■ TASK ITEM
Lines from the one containing "step size α=1/10." to the end of the data below are to be restated exactly, with both ends included and nothing else.
*** Opening RECORDED DATA ***
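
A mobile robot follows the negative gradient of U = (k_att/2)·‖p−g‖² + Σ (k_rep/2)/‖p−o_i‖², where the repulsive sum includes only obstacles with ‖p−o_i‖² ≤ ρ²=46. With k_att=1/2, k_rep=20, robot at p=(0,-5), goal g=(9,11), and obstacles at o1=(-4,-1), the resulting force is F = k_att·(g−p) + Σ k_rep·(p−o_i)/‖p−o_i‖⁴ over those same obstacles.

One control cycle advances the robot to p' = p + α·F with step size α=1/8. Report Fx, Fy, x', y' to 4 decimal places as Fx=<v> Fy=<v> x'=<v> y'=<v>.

F_att = 1/2·(g−p) = 1/2·(9,16) = (4.5000,8.0000)
o1: d²=32 ≤ ρ²=46; F_rep = 20·(4,-4)/32² = (0.0781,-0.0781)
F = F_att + ΣF_rep = (4.5781,7.9219)
p' = p + 1/8·F = (0.5723,-4.0098)

Fx=4.5781 Fy=7.9219 x'=0.5723 y'=-4.0098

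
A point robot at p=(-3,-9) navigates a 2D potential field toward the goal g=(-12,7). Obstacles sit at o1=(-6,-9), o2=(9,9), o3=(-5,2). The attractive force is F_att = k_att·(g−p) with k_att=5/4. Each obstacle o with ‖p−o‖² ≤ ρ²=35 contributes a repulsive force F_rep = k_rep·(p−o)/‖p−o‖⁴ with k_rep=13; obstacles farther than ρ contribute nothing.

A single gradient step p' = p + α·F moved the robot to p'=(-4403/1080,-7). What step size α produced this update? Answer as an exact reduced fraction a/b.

α = 1/10

F_att = 5/4·(g−p) = 5/4·(-9,16) = (-11.2500,20.0000)
o1: d²=9 ≤ ρ²=35; F_rep = 13·(3,0)/9² = (0.4815,0.0000)
o2: d²=468 > ρ²=35 → inactive
o3: d²=125 > ρ²=35 → inactive
F = F_att + ΣF_rep = (-10.7685,20.0000)
Δp = p'−p = (-1.0769,2.0000); α = Δx/Fx = (-1163/1080) / (-1163/108) = 1/10
check: Δy/Fy = (2) / (20) = 1/10 ✓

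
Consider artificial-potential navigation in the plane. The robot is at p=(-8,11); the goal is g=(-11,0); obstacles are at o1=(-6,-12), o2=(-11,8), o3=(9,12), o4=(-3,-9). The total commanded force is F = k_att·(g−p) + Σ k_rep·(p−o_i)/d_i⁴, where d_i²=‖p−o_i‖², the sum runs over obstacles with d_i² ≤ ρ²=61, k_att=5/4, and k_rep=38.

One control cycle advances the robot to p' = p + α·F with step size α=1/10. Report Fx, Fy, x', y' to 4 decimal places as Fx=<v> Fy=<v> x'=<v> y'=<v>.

F_att = 5/4·(g−p) = 5/4·(-3,-11) = (-3.7500,-13.7500)
o1: d²=533 > ρ²=61 → inactive
o2: d²=18 ≤ ρ²=61; F_rep = 38·(3,3)/18² = (0.3519,0.3519)
o3: d²=290 > ρ²=61 → inactive
o4: d²=425 > ρ²=61 → inactive
F = F_att + ΣF_rep = (-3.3981,-13.3981)
p' = p + 1/10·F = (-8.3398,9.6602)

Fx=-3.3981 Fy=-13.3981 x'=-8.3398 y'=9.6602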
*** Closing RECORDED DATA ***
■ FINISHED TASK
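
One control cycle advances the robot to p' = p + α·F with step size α=1/10. Report Fx, Fy, x', y' to 4 decimal places as Fx=<v> Fy=<v> x'=<v> y'=<v>.

F_att = 5/4·(g−p) = 5/4·(-3,-11) = (-3.7500,-13.7500)
o1: d²=533 > ρ²=61 → inactive
o2: d²=18 ≤ ρ²=61; F_rep = 38·(3,3)/18² = (0.3519,0.3519)
o3: d²=290 > ρ²=61 → inactive
o4: d²=425 > ρ²=61 → inactive
F = F_att + ΣF_rep = (-3.3981,-13.3981)
p' = p + 1/10·F = (-8.3398,9.6602)

Fx=-3.3981 Fy=-13.3981 x'=-8.3398 y'=9.6602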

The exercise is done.